(INSTRUCTIONS FOR THE TASK)
What lines in the records below hold the string "NULL"? Please show them.

(SOURCE DATA)
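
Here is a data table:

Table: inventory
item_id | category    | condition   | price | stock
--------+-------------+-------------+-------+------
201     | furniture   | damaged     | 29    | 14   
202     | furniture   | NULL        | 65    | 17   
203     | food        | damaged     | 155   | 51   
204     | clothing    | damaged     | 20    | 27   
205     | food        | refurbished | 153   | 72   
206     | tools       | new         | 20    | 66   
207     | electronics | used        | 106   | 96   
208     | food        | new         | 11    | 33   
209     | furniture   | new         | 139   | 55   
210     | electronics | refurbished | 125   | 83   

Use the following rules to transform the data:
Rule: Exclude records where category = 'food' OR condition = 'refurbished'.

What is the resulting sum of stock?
275

Step 1: Find records where category = 'food' OR condition = 'refurbished'
Step 2: 4 records match, summing to 239
Step 3: Original sum: 514
Step 4: Remaining sum = 514 - 239 = 275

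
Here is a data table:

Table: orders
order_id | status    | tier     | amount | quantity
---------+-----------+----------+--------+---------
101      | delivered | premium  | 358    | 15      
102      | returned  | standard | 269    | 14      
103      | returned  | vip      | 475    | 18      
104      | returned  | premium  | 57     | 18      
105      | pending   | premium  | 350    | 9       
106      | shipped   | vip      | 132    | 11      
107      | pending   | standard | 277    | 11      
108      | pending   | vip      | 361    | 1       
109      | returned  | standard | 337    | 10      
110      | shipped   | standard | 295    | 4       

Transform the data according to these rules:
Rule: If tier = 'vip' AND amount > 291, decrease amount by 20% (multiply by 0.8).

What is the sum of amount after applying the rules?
2743.8

Step 1: Find records where tier = 'vip' AND amount > 291
Step 2: 2 records match, summing to 836
Step 3: After multiplier: 836 × 0.8 = 668.8
Step 4: Unaffected records sum: 2075
Step 5: Final sum = 668.8 + 2075 = 2743.8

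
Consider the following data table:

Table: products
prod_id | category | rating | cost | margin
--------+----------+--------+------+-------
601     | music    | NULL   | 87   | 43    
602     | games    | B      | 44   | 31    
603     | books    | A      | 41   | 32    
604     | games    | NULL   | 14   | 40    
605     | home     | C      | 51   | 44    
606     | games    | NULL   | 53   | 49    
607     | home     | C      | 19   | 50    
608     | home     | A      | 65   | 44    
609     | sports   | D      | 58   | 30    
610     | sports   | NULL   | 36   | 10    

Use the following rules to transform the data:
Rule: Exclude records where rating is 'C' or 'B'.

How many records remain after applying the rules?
7

Step 1: Count records to exclude
  - 2 (C) + 1 (B) = 3 records
Step 2: Total records: 10
Step 3: Remaining = 10 - 3 = 7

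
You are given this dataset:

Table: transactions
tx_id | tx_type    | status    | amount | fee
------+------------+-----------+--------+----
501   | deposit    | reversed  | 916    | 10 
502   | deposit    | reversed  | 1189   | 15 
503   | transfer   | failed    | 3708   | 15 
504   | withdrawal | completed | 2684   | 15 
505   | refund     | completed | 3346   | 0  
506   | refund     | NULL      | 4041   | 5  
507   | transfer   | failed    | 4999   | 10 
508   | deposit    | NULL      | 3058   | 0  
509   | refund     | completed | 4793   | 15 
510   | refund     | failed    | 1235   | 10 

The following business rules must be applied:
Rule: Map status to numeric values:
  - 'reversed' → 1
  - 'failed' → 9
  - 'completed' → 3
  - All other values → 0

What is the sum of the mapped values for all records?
38

Step 1: Apply mapping to each record
Step 2: Count by status:
  'reversed': 2 records × 1 = 2
  'failed': 3 records × 9 = 27
  'completed': 3 records × 3 = 9
Step 3: Sum all mapped values = 38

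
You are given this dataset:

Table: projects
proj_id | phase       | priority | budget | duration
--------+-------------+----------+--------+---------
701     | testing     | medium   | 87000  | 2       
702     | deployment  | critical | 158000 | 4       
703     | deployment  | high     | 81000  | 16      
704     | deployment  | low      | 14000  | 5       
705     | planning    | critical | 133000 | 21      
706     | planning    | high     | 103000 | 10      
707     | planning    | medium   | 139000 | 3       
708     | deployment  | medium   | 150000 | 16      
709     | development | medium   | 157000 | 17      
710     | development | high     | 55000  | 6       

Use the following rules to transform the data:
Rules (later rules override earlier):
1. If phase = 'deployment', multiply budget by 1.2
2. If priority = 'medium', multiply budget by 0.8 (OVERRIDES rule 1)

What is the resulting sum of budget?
1021000.0

Step 1: Rule 2 takes priority for records with priority = 'medium'
  - 4 records: 533000 × 0.8 = 426400.0
Step 2: Rule 1 applies to remaining records with phase = 'deployment'
  - 3 records: 253000 × 1.2 = 303600.0
Step 3: Other records unchanged: 291000
Step 4: Final sum = 426400.0 + 303600.0 + 291000 = 1021000.0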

(RESULT OF THIS EXERCISE)
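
202     | furniture   | NULL        | 65    | 17   
601     | music    | NULL   | 87   | 43    
604     | games    | NULL   | 14   | 40    
606     | games    | NULL   | 53   | 49    
610     | sports   | NULL   | 36   | 10    
506   | refund     | NULL      | 4041   | 5  
508   | deposit    | NULL      | 3058   | 0  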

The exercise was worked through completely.